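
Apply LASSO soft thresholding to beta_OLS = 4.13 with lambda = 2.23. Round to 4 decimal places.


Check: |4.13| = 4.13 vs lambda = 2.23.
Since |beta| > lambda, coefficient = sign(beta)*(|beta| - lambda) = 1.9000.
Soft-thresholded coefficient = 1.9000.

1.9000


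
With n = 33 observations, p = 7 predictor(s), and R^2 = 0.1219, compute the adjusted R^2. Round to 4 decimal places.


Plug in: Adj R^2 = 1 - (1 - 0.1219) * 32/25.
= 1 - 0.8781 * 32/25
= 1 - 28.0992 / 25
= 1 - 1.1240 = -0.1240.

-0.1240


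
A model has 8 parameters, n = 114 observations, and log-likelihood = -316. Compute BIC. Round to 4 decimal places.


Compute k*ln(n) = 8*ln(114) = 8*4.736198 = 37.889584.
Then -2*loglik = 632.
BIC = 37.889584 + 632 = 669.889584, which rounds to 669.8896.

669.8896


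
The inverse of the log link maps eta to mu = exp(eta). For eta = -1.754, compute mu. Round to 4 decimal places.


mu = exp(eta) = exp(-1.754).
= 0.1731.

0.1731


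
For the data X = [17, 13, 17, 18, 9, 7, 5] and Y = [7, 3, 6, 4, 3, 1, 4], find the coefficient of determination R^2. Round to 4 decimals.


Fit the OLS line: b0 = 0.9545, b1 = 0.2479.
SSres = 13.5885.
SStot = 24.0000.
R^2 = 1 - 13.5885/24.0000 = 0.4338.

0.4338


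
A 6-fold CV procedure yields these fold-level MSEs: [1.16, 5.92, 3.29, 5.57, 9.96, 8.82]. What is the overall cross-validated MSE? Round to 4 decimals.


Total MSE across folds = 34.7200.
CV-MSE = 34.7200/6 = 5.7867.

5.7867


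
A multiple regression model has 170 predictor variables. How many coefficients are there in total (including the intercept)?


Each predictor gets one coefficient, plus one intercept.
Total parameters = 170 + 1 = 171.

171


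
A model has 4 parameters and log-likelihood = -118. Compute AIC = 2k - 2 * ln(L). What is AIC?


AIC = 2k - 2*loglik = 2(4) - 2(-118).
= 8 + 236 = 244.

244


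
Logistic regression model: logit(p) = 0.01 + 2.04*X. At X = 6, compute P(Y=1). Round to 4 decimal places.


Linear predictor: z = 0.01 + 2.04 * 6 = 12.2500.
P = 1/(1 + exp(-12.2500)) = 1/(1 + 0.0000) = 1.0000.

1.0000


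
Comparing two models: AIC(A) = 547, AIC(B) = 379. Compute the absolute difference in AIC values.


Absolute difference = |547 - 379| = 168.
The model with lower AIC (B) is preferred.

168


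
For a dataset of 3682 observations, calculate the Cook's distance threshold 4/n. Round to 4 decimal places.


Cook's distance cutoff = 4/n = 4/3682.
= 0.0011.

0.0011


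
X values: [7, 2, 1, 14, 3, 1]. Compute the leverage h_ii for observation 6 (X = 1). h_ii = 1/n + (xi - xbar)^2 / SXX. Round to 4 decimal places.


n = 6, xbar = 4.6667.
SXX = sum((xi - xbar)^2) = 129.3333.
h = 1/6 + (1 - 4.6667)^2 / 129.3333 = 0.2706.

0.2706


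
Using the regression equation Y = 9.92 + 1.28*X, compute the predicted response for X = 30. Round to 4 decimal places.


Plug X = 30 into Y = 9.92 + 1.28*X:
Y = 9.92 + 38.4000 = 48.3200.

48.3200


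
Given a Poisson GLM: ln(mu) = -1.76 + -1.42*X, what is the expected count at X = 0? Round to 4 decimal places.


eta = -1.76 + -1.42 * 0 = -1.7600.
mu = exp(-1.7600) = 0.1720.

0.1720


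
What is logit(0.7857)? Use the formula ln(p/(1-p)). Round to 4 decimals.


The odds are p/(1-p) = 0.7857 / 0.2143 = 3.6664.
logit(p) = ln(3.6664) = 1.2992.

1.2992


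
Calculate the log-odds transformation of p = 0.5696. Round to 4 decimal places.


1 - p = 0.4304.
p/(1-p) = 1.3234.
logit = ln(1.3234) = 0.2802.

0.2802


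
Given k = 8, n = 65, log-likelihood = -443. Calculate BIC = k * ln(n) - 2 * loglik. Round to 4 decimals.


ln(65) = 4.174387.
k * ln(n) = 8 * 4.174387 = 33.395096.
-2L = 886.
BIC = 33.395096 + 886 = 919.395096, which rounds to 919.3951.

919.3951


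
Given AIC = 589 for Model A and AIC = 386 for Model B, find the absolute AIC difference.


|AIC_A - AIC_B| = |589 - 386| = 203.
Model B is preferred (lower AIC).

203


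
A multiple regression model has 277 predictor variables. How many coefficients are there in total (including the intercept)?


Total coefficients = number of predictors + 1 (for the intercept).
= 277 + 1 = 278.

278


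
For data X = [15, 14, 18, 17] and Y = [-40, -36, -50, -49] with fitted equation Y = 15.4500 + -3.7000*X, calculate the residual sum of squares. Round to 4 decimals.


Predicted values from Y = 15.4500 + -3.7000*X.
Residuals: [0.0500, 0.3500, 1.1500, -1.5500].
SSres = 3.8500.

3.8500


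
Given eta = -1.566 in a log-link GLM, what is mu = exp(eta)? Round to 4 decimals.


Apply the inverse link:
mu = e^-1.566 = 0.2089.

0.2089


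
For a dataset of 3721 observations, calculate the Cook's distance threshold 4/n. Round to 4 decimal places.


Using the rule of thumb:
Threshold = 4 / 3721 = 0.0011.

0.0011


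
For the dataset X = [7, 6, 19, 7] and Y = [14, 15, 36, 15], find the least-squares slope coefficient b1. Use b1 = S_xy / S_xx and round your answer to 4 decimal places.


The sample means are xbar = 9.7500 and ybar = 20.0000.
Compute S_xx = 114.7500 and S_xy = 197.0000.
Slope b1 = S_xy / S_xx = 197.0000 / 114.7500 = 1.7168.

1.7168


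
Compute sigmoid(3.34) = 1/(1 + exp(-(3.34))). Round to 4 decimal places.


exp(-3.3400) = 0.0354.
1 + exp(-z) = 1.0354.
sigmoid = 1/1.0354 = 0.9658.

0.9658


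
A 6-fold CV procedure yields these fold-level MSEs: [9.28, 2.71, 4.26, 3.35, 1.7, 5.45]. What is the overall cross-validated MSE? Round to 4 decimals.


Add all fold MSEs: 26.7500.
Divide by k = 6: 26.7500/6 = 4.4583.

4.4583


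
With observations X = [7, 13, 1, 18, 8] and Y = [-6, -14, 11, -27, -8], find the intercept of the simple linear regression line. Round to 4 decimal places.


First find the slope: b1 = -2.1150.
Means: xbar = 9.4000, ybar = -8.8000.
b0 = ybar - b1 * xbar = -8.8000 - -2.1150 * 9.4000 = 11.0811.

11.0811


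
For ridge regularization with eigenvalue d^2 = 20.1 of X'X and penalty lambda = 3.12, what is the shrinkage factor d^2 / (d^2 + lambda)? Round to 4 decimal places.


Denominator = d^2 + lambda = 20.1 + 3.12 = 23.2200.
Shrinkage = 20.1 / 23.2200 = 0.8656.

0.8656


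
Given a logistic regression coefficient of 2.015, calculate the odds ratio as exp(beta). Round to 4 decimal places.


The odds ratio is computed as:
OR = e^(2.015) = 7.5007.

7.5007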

Directions for this task:
Reproduce all of the data. Leave every line unchanged.

Solved exercise:
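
Apply LASSO soft thresholding to beta_OLS = 4.13 with lambda = 2.23. Round to 4 decimal places.


Check: |4.13| = 4.13 vs lambda = 2.23.
Since |beta| > lambda, coefficient = sign(beta)*(|beta| - lambda) = 1.9000.
Soft-thresholded coefficient = 1.9000.

1.9000


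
With n = 33 observations, p = 7 predictor(s), and R^2 = 0.1219, compute the adjusted R^2. Round to 4 decimal places.


Plug in: Adj R^2 = 1 - (1 - 0.1219) * 32/25.
= 1 - 0.8781 * 32/25
= 1 - 28.0992 / 25
= 1 - 1.1240 = -0.1240.

-0.1240


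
A model has 8 parameters, n = 114 observations, and log-likelihood = -316. Compute BIC. Round to 4 decimal places.


Compute k*ln(n) = 8*ln(114) = 8*4.736198 = 37.889584.
Then -2*loglik = 632.
BIC = 37.889584 + 632 = 669.889584, which rounds to 669.8896.

669.8896


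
The inverse of the log link maps eta to mu = exp(eta). For eta = -1.754, compute mu. Round to 4 decimal places.


mu = exp(eta) = exp(-1.754).
= 0.1731.

0.1731


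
For the data X = [17, 13, 17, 18, 9, 7, 5] and Y = [7, 3, 6, 4, 3, 1, 4], find the coefficient of determination R^2. Round to 4 decimals.


Fit the OLS line: b0 = 0.9545, b1 = 0.2479.
SSres = 13.5885.
SStot = 24.0000.
R^2 = 1 - 13.5885/24.0000 = 0.4338.

0.4338


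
A 6-fold CV procedure yields these fold-level MSEs: [1.16, 5.92, 3.29, 5.57, 9.96, 8.82]. What is the overall cross-validated MSE? Round to 4 decimals.


Total MSE across folds = 34.7200.
CV-MSE = 34.7200/6 = 5.7867.

5.7867


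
A multiple regression model has 170 predictor variables. How many coefficients are there in total (including the intercept)?


Each predictor gets one coefficient, plus one intercept.
Total parameters = 170 + 1 = 171.

171


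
A model has 4 parameters and log-likelihood = -118. Compute AIC = 2k - 2 * ln(L). What is AIC?


AIC = 2k - 2*loglik = 2(4) - 2(-118).
= 8 + 236 = 244.

244


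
Logistic regression model: logit(p) = 0.01 + 2.04*X. At X = 6, compute P(Y=1). Round to 4 decimal places.


Linear predictor: z = 0.01 + 2.04 * 6 = 12.2500.
P = 1/(1 + exp(-12.2500)) = 1/(1 + 0.0000) = 1.0000.

1.0000


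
Comparing two models: AIC(A) = 547, AIC(B) = 379. Compute the absolute difference in AIC values.


Absolute difference = |547 - 379| = 168.
The model with lower AIC (B) is preferred.

168


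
For a dataset of 3682 observations, calculate the Cook's distance threshold 4/n. Round to 4 decimal places.


Cook's distance cutoff = 4/n = 4/3682.
= 0.0011.

0.0011


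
X values: [7, 2, 1, 14, 3, 1]. Compute the leverage h_ii for observation 6 (X = 1). h_ii = 1/n + (xi - xbar)^2 / SXX. Round to 4 decimal places.


n = 6, xbar = 4.6667.
SXX = sum((xi - xbar)^2) = 129.3333.
h = 1/6 + (1 - 4.6667)^2 / 129.3333 = 0.2706.

0.2706


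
Using the regression equation Y = 9.92 + 1.28*X, compute the predicted response for X = 30. Round to 4 decimal places.


Plug X = 30 into Y = 9.92 + 1.28*X:
Y = 9.92 + 38.4000 = 48.3200.

48.3200


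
Given a Poisson GLM: ln(mu) = -1.76 + -1.42*X, what is the expected count at X = 0? Round to 4 decimal places.


eta = -1.76 + -1.42 * 0 = -1.7600.
mu = exp(-1.7600) = 0.1720.

0.1720


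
What is logit(0.7857)? Use the formula ln(p/(1-p)). Round to 4 decimals.


The odds are p/(1-p) = 0.7857 / 0.2143 = 3.6664.
logit(p) = ln(3.6664) = 1.2992.

1.2992


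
Calculate the log-odds transformation of p = 0.5696. Round to 4 decimal places.


1 - p = 0.4304.
p/(1-p) = 1.3234.
logit = ln(1.3234) = 0.2802.

0.2802


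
Given k = 8, n = 65, log-likelihood = -443. Calculate BIC = k * ln(n) - 2 * loglik. Round to 4 decimals.


ln(65) = 4.174387.
k * ln(n) = 8 * 4.174387 = 33.395096.
-2L = 886.
BIC = 33.395096 + 886 = 919.395096, which rounds to 919.3951.

919.3951


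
Given AIC = 589 for Model A and AIC = 386 for Model B, find the absolute AIC difference.


|AIC_A - AIC_B| = |589 - 386| = 203.
Model B is preferred (lower AIC).

203


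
A multiple regression model has 277 predictor variables. How many coefficients are there in total (including the intercept)?


Total coefficients = number of predictors + 1 (for the intercept).
= 277 + 1 = 278.

278


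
For data X = [15, 14, 18, 17] and Y = [-40, -36, -50, -49] with fitted equation Y = 15.4500 + -3.7000*X, calculate the residual sum of squares. Round to 4 decimals.


Predicted values from Y = 15.4500 + -3.7000*X.
Residuals: [0.0500, 0.3500, 1.1500, -1.5500].
SSres = 3.8500.

3.8500


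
Given eta = -1.566 in a log-link GLM, what is mu = exp(eta)? Round to 4 decimals.


Apply the inverse link:
mu = e^-1.566 = 0.2089.

0.2089


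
For a dataset of 3721 observations, calculate the Cook's distance threshold 4/n. Round to 4 decimal places.


Using the rule of thumb:
Threshold = 4 / 3721 = 0.0011.

0.0011


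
For the dataset X = [7, 6, 19, 7] and Y = [14, 15, 36, 15], find the least-squares slope coefficient b1. Use b1 = S_xy / S_xx and round your answer to 4 decimal places.


The sample means are xbar = 9.7500 and ybar = 20.0000.
Compute S_xx = 114.7500 and S_xy = 197.0000.
Slope b1 = S_xy / S_xx = 197.0000 / 114.7500 = 1.7168.

1.7168


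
Compute sigmoid(3.34) = 1/(1 + exp(-(3.34))). Round to 4 decimal places.


exp(-3.3400) = 0.0354.
1 + exp(-z) = 1.0354.
sigmoid = 1/1.0354 = 0.9658.

0.9658


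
A 6-fold CV procedure yields these fold-level MSEs: [9.28, 2.71, 4.26, 3.35, 1.7, 5.45]. What is the overall cross-validated MSE? Round to 4 decimals.


Add all fold MSEs: 26.7500.
Divide by k = 6: 26.7500/6 = 4.4583.

4.4583


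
With observations X = [7, 13, 1, 18, 8] and Y = [-6, -14, 11, -27, -8], find the intercept of the simple linear regression line. Round to 4 decimal places.


First find the slope: b1 = -2.1150.
Means: xbar = 9.4000, ybar = -8.8000.
b0 = ybar - b1 * xbar = -8.8000 - -2.1150 * 9.4000 = 11.0811.

11.0811


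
For ridge regularization with eigenvalue d^2 = 20.1 of X'X and penalty lambda = 3.12, what is the shrinkage factor d^2 / (d^2 + lambda)? Round to 4 decimal places.


Denominator = d^2 + lambda = 20.1 + 3.12 = 23.2200.
Shrinkage = 20.1 / 23.2200 = 0.8656.

0.8656


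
Given a logistic regression coefficient of 2.015, calculate the odds ratio as exp(beta). Round to 4 decimal places.


The odds ratio is computed as:
OR = e^(2.015) = 7.5007.

7.5007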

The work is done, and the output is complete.